[Exercise instructions]
Copy exactly the lines of the records below, and only those lines, beginning with the line that contains "week number: 13, 14, 18, 11, 1, 7, 6, 8" and ending with the line that contains "subscriber count (thousand): 28, 38, 61, 28, 4, 32, 37, 17".

[Material for the task]
= Beginning of Section =
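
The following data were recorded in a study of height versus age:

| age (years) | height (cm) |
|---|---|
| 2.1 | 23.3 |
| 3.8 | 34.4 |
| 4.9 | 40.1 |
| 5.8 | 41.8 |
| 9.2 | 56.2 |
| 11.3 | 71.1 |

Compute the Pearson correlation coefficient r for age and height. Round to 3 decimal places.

0.993

n = 6, Σx = 37.1, Σy = 266.9, Σxy = 1939.05, Σx² = 288.83, Σy² = 13295.15
Sxx = Σx² − (Σx)²/n = 288.83 − 229.401667 = 59.428333
Sxy = Σxy − (Σx)(Σy)/n = 1939.05 − 1650.331667 = 288.718333
Syy = Σy² − (Σy)²/n = 13295.15 − 11872.601667 = 1422.548333
r = Sxy/√(Sxx·Syy) = 288.718333/√(84539.676536) = 288.718333/290.757075 = 0.992988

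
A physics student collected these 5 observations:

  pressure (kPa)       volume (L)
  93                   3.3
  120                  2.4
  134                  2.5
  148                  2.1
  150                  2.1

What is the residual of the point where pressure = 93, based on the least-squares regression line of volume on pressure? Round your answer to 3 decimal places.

0.103

n = 5, Σx = 645, Σy = 12.4, Σxy = 1555.7, Σx² = 85409
Sxx = Σx² − (Σx)²/n = 85409 − 83205 = 2204
Sxy = Σxy − (Σx)(Σy)/n = 1555.7 − 1599.6 = -43.9
b = Sxy/Sxx = -43.9/2204 = -0.019918
a = ȳ − b·x̄ = 2.48 − (-0.019918)·129 = 5.049465
ŷ(93) = 5.049465 + (-0.019918)·93 = 3.197060
residual = y − ŷ = 3.3 − 3.197060 = 0.102940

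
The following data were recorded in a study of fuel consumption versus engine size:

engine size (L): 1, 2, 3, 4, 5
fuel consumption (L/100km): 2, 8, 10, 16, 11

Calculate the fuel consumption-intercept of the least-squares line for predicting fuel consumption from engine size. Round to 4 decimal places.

1.6000

n = 5, Σx = 15, Σy = 47, Σxy = 167, Σx² = 55
Sxx = Σx² − (Σx)²/n = 55 − 45 = 10
Sxy = Σxy − (Σx)(Σy)/n = 167 − 141 = 26
b = Sxy/Sxx = 26/10 = 2.6
a = ȳ − b·x̄ = 9.4 − 2.6·3 = 1.6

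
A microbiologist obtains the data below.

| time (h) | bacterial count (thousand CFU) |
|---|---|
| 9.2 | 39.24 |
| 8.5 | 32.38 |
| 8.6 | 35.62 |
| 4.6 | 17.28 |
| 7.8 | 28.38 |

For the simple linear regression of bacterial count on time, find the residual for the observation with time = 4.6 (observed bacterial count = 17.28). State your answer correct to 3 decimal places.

n = 5, Σx = 38.7, Σy = 152.9, Σxy = 1243.422, Σx² = 312.85
Sxx = Σx² − (Σx)²/n = 312.85 − 299.538 = 13.312
Sxy = Σxy − (Σx)(Σy)/n = 1243.422 − 1183.446 = 59.976
b = Sxy/Sxx = 59.976/13.312 = 4.505409
a = ȳ − b·x̄ = 30.58 − 4.505409·7.74 = -4.291863
ŷ(4.6) = -4.291863 + 4.505409·4.6 = 16.433017
residual = y − ŷ = 17.28 − 16.433017 = 0.846983

0.847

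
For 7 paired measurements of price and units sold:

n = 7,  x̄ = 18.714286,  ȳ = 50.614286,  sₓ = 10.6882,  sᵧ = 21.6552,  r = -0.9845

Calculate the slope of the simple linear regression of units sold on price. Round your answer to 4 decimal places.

b = r · sᵧ/sₓ = -0.9845 · 21.6552/10.6882 = -1.994681

-1.9947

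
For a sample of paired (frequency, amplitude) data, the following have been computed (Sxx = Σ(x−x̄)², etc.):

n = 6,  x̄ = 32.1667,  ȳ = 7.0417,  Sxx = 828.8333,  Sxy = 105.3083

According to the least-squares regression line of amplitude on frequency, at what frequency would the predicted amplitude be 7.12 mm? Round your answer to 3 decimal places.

b = Sxy/Sxx = 105.3083/828.8333 = 0.127056
a = ȳ − b·x̄ = 7.0417 − 0.127056·32.1667 = 2.954726
Set a + b·x = 7.12: x = (7.12 − 2.954726) / 0.127056 = 32.782963

32.783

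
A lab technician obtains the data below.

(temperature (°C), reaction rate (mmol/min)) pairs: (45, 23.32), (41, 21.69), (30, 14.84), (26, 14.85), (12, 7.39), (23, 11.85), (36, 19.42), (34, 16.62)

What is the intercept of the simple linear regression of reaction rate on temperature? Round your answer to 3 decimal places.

n = 8, Σx = 247, Σy = 129.98, Σxy = 4395.42, Σx² = 8407
Sxx = Σx² − (Σx)²/n = 8407 − 7626.125 = 780.875
Sxy = Σxy − (Σx)(Σy)/n = 4395.42 − 4013.1325 = 382.2875
b = Sxy/Sxx = 382.2875/780.875 = 0.489563
a = ȳ − b·x̄ = 16.2475 − 0.489563·30.875 = 1.132243

1.132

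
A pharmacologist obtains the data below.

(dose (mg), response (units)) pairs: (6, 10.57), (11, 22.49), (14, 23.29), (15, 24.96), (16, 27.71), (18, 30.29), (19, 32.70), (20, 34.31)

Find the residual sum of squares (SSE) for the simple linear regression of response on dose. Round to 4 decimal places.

12.1841

n = 8, Σx = 119, Σy = 206.32, Σxy = 3307.35, Σx² = 1919, Σy² = 5714.745
Sxx = Σx² − (Σx)²/n = 1919 − 1770.125 = 148.875
Sxy = Σxy − (Σx)(Σy)/n = 3307.35 − 3069.01 = 238.34
Syy = Σy² − (Σy)²/n = 5714.745 − 5320.9928 = 393.7522
b = Sxy/Sxx = 238.34/148.875 = 1.600940
SSE = Syy − b·Sxy = 393.7522 − 1.600940·238.34 = 12.184068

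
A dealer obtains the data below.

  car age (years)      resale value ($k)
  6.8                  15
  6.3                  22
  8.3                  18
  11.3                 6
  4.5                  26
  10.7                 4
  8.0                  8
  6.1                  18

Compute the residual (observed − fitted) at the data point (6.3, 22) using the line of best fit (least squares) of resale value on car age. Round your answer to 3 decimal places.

2.969

n = 8, Σx = 62, Σy = 117, Σxy = 791.4, Σx² = 518.46
Sxx = Σx² − (Σx)²/n = 518.46 − 480.5 = 37.96
Sxy = Σxy − (Σx)(Σy)/n = 791.4 − 906.75 = -115.35
b = Sxy/Sxx = -115.35/37.96 = -3.038725
a = ȳ − b·x̄ = 14.625 − (-3.038725)·7.75 = 38.175119
ŷ(6.3) = 38.175119 + (-3.038725)·6.3 = 19.031151
residual = y − ŷ = 22 − 19.031151 = 2.968849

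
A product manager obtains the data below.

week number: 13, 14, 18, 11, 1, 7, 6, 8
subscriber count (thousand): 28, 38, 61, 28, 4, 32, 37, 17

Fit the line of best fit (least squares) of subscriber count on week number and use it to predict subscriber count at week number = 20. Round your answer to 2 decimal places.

56.28

n = 8, Σx = 78, Σy = 245, Σxy = 2888, Σx² = 960
Sxx = Σx² − (Σx)²/n = 960 − 760.5 = 199.5
Sxy = Σxy − (Σx)(Σy)/n = 2888 − 2388.75 = 499.25
b = Sxy/Sxx = 499.25/199.5 = 2.502506
a = ȳ − b·x̄ = 30.625 − 2.502506·9.75 = 6.225564
ŷ(20) = a + b·20 = 6.225564 + 2.502506·20 = 56.275689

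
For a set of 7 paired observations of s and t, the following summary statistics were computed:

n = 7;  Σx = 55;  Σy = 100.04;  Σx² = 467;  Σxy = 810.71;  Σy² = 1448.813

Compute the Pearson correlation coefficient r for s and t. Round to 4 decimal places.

Sxx = Σx² − (Σx)²/n = 467 − 432.142857 = 34.857143
Sxy = Σxy − (Σx)(Σy)/n = 810.71 − 786.028571 = 24.681429
Syy = Σy² − (Σy)²/n = 1448.813 − 1429.714514 = 19.098486
r = Sxy/√(Sxx·Syy) = 24.681429/√(665.718645) = 24.681429/25.801524 = 0.956588

0.9566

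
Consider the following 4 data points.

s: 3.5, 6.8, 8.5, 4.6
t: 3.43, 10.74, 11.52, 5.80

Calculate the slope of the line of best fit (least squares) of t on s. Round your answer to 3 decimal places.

n = 4, Σx = 23.4, Σy = 31.49, Σxy = 209.637, Σx² = 151.9
Sxx = Σx² − (Σx)²/n = 151.9 − 136.89 = 15.01
Sxy = Σxy − (Σx)(Σy)/n = 209.637 − 184.2165 = 25.4205
b = Sxy/Sxx = 25.4205/15.01 = 1.693571

1.694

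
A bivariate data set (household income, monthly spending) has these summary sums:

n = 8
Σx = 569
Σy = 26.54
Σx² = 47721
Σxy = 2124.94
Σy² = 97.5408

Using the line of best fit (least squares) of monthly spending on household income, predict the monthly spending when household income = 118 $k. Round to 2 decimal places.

4.85

Sxx = Σx² − (Σx)²/n = 47721 − 40470.125 = 7250.875
Sxy = Σxy − (Σx)(Σy)/n = 2124.94 − 1887.6575 = 237.2825
b = Sxy/Sxx = 237.2825/7250.875 = 0.032725
a = ȳ − b·x̄ = 3.3175 − 0.032725·71.125 = 0.989958
ŷ(118) = a + b·118 = 0.989958 + 0.032725·118 = 4.851469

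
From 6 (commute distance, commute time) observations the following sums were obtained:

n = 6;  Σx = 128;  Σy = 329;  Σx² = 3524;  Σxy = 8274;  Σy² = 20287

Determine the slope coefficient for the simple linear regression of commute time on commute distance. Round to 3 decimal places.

Sxx = Σx² − (Σx)²/n = 3524 − 2730.666667 = 793.333333
Sxy = Σxy − (Σx)(Σy)/n = 8274 − 7018.666667 = 1255.333333
b = Sxy/Sxx = 1255.333333/793.333333 = 1.582353

1.582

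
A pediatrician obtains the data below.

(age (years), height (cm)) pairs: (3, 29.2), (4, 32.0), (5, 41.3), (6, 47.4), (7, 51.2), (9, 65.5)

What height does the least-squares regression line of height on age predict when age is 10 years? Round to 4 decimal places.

n = 6, Σx = 34, Σy = 266.6, Σxy = 1654.4, Σx² = 216
Sxx = Σx² − (Σx)²/n = 216 − 192.666667 = 23.333333
Sxy = Σxy − (Σx)(Σy)/n = 1654.4 − 1510.733333 = 143.666667
b = Sxy/Sxx = 143.666667/23.333333 = 6.157143
a = ȳ − b·x̄ = 44.433333 − 6.157143·5.666667 = 9.542857
ŷ(10) = a + b·10 = 9.542857 + 6.157143·10 = 71.114286

71.1143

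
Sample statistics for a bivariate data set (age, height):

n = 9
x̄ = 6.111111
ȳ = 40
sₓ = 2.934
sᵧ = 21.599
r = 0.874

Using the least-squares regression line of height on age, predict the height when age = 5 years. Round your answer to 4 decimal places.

32.8510

b = r · sᵧ/sₓ = 0.874 · 21.599/2.934 = 6.434058
a = ȳ − b·x̄ = 40 − 6.434058·6.111111 = 0.680758
ŷ(5) = a + b·5 = 0.680758 + 6.434058·5 = 32.851047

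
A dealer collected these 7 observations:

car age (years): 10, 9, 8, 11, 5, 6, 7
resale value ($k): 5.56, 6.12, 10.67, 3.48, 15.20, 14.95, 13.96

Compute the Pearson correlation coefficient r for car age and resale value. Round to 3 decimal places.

n = 7, Σx = 56, Σy = 69.94, Σxy = 497.74, Σx² = 476, Σy² = 843.7514
Sxx = Σx² − (Σx)²/n = 476 − 448 = 28
Sxy = Σxy − (Σx)(Σy)/n = 497.74 − 559.52 = -61.78
Syy = Σy² − (Σy)²/n = 843.7514 − 698.800514 = 144.950886
r = Sxy/√(Sxx·Syy) = -61.78/√(4058.6248) = -61.78/63.707337 = -0.969747

-0.970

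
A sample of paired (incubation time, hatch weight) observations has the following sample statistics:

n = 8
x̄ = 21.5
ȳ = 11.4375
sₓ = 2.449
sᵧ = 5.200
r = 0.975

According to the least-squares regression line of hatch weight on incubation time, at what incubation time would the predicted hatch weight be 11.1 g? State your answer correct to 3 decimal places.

21.337

b = r · sᵧ/sₓ = 0.975 · 5.2/2.449 = 2.070233
a = ȳ − b·x̄ = 11.4375 − 2.070233·21.5 = -33.072504
Set a + b·x = 11.1: x = (11.1 − (-33.072504)) / 2.070233 = 21.336975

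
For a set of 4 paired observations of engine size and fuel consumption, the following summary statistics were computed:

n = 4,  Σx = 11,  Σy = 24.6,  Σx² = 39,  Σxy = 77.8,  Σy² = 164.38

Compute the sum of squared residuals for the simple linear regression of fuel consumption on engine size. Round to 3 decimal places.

1.316

Sxx = Σx² − (Σx)²/n = 39 − 30.25 = 8.75
Sxy = Σxy − (Σx)(Σy)/n = 77.8 − 67.65 = 10.15
Syy = Σy² − (Σy)²/n = 164.38 − 151.29 = 13.09
b = Sxy/Sxx = 10.15/8.75 = 1.16
SSE = Syy − b·Sxy = 13.09 − 1.16·10.15 = 1.316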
= End of Section =
[Answer section]
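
week number: 13, 14, 18, 11, 1, 7, 6, 8
subscriber count (thousand): 28, 38, 61, 28, 4, 32, 37, 17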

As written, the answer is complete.